··· Dataset excerpts
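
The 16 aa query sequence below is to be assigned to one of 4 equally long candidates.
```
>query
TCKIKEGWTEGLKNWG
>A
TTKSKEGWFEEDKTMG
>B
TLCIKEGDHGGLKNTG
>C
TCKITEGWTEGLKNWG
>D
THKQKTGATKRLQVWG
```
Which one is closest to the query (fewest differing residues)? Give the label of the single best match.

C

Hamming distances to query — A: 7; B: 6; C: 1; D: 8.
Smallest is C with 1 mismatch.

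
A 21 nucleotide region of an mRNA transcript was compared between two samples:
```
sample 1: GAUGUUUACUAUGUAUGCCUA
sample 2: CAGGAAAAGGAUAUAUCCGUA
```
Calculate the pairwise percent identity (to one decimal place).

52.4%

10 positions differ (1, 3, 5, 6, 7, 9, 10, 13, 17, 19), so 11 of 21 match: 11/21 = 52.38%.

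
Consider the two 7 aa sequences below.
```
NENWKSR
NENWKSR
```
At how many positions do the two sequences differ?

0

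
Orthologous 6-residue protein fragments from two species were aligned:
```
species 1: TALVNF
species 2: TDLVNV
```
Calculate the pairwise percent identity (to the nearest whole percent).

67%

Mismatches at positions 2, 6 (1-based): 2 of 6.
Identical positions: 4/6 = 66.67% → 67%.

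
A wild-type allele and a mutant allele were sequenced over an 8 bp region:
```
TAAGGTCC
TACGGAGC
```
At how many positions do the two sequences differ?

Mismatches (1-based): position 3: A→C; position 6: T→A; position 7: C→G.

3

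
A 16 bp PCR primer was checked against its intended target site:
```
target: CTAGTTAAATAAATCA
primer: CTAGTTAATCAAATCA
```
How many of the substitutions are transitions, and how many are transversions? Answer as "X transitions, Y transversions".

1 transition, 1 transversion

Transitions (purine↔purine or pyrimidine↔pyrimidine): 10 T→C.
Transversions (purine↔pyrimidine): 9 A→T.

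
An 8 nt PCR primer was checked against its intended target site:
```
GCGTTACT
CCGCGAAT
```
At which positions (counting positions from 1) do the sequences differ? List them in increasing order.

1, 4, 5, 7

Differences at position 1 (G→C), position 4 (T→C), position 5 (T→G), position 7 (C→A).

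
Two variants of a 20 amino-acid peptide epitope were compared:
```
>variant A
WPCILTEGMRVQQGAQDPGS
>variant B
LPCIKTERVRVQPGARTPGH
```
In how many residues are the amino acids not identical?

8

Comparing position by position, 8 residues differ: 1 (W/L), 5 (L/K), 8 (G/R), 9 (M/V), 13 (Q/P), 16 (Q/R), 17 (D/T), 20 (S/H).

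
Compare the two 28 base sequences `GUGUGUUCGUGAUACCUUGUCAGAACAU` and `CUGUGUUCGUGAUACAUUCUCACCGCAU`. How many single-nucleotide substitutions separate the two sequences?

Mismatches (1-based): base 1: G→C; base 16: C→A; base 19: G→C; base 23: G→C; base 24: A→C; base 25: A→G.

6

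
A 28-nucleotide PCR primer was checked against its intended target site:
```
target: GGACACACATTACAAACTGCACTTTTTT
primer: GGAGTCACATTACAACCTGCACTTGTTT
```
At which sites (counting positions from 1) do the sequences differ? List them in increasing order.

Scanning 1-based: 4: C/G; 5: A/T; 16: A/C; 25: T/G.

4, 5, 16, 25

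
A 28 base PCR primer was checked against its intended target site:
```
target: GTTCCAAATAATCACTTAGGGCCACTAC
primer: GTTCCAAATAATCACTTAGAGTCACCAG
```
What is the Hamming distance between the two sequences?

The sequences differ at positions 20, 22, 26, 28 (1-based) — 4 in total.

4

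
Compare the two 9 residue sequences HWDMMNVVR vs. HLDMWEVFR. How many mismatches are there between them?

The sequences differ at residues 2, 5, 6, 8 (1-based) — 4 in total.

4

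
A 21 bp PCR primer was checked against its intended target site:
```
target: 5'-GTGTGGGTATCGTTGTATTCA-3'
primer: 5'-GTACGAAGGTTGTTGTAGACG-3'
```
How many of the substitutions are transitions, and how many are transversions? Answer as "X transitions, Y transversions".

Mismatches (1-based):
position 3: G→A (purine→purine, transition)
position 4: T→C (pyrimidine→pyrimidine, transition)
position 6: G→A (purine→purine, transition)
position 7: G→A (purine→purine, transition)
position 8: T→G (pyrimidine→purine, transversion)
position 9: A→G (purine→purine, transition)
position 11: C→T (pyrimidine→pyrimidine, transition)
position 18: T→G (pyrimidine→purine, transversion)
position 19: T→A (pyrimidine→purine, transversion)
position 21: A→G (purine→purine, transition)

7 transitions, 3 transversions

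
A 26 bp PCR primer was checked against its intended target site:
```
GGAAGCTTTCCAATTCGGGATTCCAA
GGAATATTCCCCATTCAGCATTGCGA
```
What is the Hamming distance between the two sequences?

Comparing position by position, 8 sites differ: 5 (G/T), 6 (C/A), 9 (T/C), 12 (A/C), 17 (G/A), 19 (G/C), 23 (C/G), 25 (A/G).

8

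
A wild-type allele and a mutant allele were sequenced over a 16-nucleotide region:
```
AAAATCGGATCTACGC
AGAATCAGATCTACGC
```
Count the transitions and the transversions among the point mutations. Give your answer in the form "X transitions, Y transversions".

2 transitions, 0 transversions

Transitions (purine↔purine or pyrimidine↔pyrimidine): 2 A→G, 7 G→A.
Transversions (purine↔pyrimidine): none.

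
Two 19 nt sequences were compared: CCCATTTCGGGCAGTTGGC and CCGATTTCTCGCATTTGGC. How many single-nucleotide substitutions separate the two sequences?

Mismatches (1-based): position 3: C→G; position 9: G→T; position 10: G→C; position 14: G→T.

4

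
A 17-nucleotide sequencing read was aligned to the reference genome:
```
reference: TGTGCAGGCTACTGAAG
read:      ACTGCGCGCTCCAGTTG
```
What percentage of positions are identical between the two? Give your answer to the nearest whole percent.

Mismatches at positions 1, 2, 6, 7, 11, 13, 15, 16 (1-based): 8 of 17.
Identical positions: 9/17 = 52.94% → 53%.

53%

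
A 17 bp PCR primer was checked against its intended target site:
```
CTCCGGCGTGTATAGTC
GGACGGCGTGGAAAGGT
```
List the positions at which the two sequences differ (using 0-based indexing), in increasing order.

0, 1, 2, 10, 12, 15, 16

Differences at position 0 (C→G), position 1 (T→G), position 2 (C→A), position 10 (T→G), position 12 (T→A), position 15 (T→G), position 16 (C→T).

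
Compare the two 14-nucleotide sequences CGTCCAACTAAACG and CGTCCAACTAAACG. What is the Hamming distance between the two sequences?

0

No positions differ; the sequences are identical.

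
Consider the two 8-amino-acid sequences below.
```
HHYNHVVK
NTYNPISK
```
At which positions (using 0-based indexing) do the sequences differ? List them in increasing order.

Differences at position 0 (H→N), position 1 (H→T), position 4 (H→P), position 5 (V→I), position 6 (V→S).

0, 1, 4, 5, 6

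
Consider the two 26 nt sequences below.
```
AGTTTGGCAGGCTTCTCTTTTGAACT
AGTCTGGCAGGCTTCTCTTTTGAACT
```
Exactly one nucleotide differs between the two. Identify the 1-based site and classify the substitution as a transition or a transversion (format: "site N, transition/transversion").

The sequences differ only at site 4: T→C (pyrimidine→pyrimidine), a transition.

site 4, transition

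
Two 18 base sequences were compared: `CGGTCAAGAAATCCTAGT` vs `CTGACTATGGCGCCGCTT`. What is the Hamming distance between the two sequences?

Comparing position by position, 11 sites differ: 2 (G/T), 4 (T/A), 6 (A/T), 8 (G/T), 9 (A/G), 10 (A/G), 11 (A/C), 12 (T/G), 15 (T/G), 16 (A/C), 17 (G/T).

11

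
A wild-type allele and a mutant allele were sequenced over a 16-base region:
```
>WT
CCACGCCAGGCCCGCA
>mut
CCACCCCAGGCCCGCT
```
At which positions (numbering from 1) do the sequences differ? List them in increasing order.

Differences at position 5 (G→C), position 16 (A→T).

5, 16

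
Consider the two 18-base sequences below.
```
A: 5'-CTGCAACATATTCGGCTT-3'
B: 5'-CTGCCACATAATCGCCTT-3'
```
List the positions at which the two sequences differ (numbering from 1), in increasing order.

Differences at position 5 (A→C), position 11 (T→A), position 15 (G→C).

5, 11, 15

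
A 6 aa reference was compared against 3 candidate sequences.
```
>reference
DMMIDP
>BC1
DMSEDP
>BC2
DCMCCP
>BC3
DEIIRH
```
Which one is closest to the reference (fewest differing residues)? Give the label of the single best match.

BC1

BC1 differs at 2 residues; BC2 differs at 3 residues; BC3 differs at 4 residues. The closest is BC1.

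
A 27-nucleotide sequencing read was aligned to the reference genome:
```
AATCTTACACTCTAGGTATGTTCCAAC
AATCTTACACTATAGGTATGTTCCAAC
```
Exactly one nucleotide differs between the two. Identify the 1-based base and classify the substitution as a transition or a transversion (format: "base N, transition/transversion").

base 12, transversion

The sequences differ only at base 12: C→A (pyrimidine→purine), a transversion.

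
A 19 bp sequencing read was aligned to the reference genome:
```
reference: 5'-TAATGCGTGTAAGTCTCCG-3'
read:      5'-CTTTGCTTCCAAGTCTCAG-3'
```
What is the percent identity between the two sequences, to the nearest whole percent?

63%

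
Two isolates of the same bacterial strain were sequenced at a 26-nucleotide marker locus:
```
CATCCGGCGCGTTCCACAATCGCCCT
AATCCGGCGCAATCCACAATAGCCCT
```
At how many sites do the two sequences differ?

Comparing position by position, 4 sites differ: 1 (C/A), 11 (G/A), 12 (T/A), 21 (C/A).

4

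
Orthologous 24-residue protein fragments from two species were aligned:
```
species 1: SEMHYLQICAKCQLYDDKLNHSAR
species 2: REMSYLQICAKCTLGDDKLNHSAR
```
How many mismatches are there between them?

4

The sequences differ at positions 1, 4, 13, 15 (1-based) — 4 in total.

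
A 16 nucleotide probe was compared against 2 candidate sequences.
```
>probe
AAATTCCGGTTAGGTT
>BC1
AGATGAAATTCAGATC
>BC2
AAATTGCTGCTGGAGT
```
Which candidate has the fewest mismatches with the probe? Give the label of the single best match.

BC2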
······
··· Dataset excerpts
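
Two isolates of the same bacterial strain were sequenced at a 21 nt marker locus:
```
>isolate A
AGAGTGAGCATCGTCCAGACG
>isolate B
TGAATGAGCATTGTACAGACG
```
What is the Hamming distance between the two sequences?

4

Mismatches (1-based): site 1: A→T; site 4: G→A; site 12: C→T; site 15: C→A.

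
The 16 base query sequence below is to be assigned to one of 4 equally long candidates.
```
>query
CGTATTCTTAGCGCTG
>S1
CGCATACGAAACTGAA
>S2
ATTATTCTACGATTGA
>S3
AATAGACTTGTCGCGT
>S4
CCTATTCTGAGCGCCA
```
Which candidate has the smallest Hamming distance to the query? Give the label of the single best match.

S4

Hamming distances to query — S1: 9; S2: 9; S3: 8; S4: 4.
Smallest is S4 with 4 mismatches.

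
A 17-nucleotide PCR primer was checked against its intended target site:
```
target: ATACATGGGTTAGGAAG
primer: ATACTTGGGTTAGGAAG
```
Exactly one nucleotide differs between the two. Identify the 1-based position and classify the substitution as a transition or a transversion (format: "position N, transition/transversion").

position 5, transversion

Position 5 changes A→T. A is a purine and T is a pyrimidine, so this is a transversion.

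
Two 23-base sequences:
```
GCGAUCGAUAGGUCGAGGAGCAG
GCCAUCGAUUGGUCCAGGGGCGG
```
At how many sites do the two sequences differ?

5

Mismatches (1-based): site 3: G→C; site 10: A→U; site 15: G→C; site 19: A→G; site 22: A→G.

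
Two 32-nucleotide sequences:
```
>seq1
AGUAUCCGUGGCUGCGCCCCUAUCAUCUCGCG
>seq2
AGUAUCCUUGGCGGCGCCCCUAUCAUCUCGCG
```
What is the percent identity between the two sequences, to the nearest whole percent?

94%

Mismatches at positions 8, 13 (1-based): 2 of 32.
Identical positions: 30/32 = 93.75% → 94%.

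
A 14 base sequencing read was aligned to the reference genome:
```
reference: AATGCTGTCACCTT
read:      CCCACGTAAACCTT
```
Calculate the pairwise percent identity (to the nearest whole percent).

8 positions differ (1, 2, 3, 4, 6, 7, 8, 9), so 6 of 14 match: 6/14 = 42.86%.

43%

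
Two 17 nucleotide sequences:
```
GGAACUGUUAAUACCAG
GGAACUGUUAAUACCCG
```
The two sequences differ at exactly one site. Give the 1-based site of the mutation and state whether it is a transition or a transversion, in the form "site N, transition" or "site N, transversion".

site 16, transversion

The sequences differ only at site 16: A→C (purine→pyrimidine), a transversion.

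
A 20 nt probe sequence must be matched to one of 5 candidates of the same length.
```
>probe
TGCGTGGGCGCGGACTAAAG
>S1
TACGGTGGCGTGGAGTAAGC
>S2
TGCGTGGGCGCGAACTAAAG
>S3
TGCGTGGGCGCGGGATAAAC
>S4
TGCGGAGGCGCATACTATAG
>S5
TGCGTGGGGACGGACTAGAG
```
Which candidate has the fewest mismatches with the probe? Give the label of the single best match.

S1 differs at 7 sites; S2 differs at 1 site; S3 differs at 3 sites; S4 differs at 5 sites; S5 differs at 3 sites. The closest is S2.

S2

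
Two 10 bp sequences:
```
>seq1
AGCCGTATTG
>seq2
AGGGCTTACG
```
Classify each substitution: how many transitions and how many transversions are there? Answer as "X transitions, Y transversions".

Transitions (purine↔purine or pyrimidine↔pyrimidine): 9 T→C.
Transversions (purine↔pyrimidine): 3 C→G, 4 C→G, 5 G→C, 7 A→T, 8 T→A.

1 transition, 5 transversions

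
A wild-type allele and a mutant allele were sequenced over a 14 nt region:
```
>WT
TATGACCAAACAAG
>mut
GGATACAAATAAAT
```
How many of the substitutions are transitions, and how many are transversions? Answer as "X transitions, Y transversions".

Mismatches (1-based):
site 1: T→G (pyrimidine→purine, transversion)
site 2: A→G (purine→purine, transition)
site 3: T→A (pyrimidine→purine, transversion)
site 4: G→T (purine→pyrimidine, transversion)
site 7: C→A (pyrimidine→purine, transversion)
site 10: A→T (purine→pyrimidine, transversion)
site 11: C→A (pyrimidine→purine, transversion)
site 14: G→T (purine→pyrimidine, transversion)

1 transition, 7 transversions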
······
Each line in the records that carries "below" must be copied out.

= Your response =
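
The 16 aa query sequence below is to be assigned to one of 4 equally long candidates.
Consider the two 7 aa sequences below.
Consider the two 8-amino-acid sequences below.
Consider the two 26 nt sequences below.
Consider the two 18-base sequences below.
The 16 base query sequence below is to be assigned to one of 4 equally long candidates.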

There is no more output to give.